(WHAT YOU ARE ASKED TO DO)
Among the lines of the records below, copy those that hold the word "distinct".

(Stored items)

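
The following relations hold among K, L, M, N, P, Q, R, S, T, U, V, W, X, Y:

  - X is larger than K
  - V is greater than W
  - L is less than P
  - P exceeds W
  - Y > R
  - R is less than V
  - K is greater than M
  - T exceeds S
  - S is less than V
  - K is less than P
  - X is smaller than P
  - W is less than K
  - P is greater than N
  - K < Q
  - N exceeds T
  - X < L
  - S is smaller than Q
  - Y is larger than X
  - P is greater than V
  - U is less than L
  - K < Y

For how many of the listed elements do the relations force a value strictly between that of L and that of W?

2

The relations place W below L. An element lies strictly between them when it is forced above W and also forced below L.
Above W: {V, K, X, Y, P, Q}. Below L: {U, M, K, X}.
Intersection: {K, X} — 2.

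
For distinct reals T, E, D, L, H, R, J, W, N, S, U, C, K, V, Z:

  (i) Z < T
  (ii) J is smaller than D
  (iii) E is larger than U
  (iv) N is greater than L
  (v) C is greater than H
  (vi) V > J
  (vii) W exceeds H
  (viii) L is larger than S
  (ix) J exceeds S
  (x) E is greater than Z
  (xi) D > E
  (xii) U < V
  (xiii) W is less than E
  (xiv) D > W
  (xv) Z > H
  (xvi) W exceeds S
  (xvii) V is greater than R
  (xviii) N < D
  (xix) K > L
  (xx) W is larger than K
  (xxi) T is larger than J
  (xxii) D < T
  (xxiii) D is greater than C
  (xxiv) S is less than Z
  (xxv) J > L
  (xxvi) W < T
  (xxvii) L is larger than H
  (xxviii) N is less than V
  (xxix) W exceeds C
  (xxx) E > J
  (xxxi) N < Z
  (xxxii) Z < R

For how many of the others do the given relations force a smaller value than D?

The elements the relations force below D are U, H, S, L, C, K, J, N, W, Z, E — no chain reaches any other.
That is 11.

11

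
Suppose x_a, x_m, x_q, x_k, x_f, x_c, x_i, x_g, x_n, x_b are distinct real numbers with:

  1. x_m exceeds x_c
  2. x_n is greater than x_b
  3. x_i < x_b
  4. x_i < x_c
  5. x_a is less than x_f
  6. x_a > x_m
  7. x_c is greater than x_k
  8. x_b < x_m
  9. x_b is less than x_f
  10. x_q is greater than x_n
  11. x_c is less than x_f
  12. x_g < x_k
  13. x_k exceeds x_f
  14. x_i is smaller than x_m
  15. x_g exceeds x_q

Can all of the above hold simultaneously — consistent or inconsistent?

inconsistent

We have x_f < x_k stated directly, yet also x_k < x_c < x_m < x_a < x_f by chaining the others — so x_k < x_f. Contradiction.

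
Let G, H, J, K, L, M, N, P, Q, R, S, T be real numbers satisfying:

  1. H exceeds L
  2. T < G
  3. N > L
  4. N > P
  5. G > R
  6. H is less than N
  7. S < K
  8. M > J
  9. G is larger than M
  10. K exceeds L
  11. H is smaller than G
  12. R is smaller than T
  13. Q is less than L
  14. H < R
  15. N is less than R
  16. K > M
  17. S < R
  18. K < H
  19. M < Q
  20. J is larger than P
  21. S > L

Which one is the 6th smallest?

The consecutive relations fix a unique order: P < J < M < Q < L < S < K < H < N < R < T < G.
Counting 6 from the smallest end gives S.

S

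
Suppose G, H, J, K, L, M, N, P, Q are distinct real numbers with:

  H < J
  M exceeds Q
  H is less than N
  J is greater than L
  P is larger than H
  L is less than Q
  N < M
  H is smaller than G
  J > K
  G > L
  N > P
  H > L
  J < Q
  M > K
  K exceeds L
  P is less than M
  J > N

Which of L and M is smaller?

L

Link the given pairs in sequence: L < H; H < P; P < N; N < J; J < Q; Q < M.
Chaining these gives L < H < P < N < J < Q < M.
So L < M; L is the smaller of the two.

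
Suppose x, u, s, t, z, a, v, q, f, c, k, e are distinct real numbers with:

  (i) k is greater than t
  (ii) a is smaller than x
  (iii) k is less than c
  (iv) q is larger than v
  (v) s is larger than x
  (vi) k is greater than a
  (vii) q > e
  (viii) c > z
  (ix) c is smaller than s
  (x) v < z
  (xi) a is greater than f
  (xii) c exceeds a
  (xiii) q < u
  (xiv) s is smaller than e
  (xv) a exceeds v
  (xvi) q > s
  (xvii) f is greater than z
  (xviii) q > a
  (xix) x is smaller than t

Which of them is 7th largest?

t

The consecutive relations fix a unique order: v < z < f < a < x < t < k < c < s < e < q < u.
The 7th largest is t.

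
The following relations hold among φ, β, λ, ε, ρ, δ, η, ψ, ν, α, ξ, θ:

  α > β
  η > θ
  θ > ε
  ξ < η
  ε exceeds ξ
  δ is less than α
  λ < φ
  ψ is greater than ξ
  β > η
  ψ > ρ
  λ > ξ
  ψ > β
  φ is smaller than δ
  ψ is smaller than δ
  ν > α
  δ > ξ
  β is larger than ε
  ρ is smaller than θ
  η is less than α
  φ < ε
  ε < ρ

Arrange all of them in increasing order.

Each adjacent pair is fixed by a given relation: ξ < λ; λ < φ; φ < ε; ε < ρ; ρ < θ; θ < η; η < β; β < ψ; ψ < δ; δ < α; α < ν. Chaining them end to end gives the full order.

ξ < λ < φ < ε < ρ < θ < η < β < ψ < δ < α < ν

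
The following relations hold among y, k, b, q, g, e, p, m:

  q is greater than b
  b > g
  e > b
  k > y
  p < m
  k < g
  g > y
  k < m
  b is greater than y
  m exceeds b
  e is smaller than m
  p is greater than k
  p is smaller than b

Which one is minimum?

k is not least since y < k; g is not least since k < g; p is not least since k < p; b is not least since g < b; q is not least since b < q; e is not least since b < e; m is not least since p < m.
Only y has nothing below it, so y is the minimum.

y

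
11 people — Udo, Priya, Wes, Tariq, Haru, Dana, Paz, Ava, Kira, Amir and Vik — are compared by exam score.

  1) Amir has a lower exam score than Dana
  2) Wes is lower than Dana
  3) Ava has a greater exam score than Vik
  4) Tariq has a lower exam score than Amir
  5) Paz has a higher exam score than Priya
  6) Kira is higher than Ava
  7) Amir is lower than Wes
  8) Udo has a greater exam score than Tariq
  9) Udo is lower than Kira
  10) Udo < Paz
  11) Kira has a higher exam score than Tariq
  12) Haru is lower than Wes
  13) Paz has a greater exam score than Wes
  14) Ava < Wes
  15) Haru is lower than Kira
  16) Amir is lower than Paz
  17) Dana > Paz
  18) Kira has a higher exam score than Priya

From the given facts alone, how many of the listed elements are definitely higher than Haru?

4

From Haru the given relations immediately reach Wes, Kira.
From those, Paz, Dana — 4 in total.
No other element is forced above Haru by the given relations, so the count is 4.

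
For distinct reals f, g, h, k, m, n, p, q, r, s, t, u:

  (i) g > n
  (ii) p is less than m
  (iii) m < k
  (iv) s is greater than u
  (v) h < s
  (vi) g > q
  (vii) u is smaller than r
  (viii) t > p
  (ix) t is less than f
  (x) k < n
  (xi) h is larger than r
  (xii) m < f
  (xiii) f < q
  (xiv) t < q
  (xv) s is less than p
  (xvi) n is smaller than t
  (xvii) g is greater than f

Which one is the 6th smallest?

Piecing the relations together gives one ordering: u < r < h < s < p < m < k < n < t < f < q < g.
The 6th smallest is m.

m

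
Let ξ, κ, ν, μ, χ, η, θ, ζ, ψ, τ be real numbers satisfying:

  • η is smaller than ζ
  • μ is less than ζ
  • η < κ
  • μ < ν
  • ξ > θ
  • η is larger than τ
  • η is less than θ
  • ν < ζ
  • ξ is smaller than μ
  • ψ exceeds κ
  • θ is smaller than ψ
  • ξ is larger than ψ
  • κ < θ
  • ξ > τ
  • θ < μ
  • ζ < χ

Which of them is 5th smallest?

Piecing the relations together gives one ordering: τ < η < κ < θ < ψ < ξ < μ < ν < ζ < χ.
Counting 5 from the smallest end gives ψ.

ψ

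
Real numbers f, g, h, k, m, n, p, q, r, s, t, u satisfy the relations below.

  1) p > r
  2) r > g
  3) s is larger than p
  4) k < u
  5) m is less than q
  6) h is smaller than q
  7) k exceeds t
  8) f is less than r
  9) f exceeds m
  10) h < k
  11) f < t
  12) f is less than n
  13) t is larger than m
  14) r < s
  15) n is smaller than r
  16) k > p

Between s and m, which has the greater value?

m < f and f < n give m < n.
Then n < r extends the chain to r.
Then r < p extends the chain to p.
With p < s: m < f < n < r < p < s.
So m < s; s is the larger of the two.

s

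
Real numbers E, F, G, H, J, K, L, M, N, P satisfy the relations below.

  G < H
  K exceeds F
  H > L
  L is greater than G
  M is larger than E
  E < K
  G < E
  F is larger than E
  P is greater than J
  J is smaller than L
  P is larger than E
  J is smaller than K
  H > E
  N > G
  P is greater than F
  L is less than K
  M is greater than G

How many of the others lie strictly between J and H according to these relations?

The relations place J below H. An element lies strictly between them when it is forced above J and also forced below H.
Above J: {P, L, K}. Below H: {G, E, L}.
Intersection: {L} — 1.

1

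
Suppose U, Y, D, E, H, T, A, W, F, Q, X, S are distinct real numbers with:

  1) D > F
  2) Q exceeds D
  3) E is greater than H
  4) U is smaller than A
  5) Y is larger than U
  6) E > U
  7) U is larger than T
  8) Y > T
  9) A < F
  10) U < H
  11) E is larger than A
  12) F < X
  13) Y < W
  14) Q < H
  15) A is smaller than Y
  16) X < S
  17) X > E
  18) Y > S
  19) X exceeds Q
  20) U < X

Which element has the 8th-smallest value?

Chaining the given pairs: T < U < A < F < D < Q < H < E < X < S < Y < W.
Counting 8 from the smallest end gives E.

E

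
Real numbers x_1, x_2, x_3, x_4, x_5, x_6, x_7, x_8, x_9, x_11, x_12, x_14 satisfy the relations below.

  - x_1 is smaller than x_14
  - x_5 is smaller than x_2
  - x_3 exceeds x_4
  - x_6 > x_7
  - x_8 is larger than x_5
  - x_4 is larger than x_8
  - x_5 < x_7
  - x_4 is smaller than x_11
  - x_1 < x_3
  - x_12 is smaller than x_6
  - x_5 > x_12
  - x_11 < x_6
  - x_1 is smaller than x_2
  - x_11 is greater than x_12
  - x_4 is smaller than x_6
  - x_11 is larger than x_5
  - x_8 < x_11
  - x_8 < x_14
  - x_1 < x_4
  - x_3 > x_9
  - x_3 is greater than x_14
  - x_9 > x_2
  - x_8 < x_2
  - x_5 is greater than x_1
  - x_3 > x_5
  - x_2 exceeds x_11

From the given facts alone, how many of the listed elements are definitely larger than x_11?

Directly above x_11: x_2, x_6.
One step further: x_9 (3 so far).
One step further: x_3 (4 so far).
Nothing else is reachable above x_11; 4 in all.

4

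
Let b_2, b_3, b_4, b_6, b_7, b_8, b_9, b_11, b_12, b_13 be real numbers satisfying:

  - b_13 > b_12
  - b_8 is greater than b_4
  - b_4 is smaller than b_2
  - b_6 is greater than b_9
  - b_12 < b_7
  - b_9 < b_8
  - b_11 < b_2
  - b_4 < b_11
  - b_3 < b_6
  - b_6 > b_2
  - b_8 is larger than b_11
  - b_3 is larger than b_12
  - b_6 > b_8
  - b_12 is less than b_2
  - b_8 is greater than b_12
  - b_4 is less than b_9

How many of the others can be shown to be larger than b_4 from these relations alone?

From b_4 the given relations immediately reach b_9, b_11, b_2, b_8.
From those, b_6 — 5 in total.
Nothing else is reachable above b_4; 5 in all.

5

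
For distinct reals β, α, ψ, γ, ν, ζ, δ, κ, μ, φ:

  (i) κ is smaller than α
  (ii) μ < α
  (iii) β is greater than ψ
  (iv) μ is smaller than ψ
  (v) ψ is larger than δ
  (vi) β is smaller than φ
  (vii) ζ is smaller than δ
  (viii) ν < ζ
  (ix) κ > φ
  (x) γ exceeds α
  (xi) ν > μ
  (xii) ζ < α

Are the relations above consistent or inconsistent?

Every relation is compatible with μ < ν < ζ < δ < ψ < β < φ < κ < α < γ; the set is consistent.

consistent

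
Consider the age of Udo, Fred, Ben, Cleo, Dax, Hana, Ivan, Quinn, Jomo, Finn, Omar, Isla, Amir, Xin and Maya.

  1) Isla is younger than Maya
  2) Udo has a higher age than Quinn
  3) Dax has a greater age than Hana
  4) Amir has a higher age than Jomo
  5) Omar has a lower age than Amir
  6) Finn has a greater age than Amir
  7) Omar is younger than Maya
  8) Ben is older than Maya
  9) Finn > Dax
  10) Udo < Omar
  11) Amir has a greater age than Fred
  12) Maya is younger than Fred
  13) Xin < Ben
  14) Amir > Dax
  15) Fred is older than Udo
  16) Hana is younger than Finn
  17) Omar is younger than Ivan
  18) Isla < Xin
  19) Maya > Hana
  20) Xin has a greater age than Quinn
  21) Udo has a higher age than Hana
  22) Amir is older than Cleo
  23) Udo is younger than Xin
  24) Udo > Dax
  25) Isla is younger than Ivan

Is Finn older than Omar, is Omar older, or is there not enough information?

Finn

The relevant relations are Omar < Maya; Maya < Fred; Fred < Amir; Amir < Finn.
Together: Omar < Maya < Fred < Amir < Finn.
So Finn is older.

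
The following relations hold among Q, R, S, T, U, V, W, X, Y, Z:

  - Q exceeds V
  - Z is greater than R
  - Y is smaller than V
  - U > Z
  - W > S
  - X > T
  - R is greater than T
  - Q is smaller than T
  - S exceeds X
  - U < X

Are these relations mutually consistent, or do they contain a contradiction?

consistent

The single ordering Y < V < Q < T < R < Z < U < X < S < W satisfies every listed relation, so no contradiction arises.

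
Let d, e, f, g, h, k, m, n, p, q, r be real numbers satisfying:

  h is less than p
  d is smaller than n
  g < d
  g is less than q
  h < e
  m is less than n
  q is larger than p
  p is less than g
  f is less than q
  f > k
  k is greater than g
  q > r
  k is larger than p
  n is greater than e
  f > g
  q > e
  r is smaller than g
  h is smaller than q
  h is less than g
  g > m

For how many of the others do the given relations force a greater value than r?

Directly above r: g, q.
One step further: d, k, f (5 so far).
One step further: n (6 so far).
No other element is forced above r by the given relations, so the count is 6.

6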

(OUTPUT BELOW)
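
For distinct reals T, E, D, L, H, R, J, W, N, S, U, C, K, V, Z:
Suppose x_a, x_m, x_q, x_k, x_f, x_c, x_i, x_g, x_n, x_b are distinct real numbers with:
Suppose G, H, J, K, L, M, N, P, Q are distinct real numbers with:
Suppose x, u, s, t, z, a, v, q, f, c, k, e are distinct real numbers with:
For distinct reals f, g, h, k, m, n, p, q, r, s, t, u:
Suppose U, Y, D, E, H, T, A, W, F, Q, X, S are distinct real numbers with:
For distinct reals β, α, ψ, γ, ν, ζ, δ, κ, μ, φ: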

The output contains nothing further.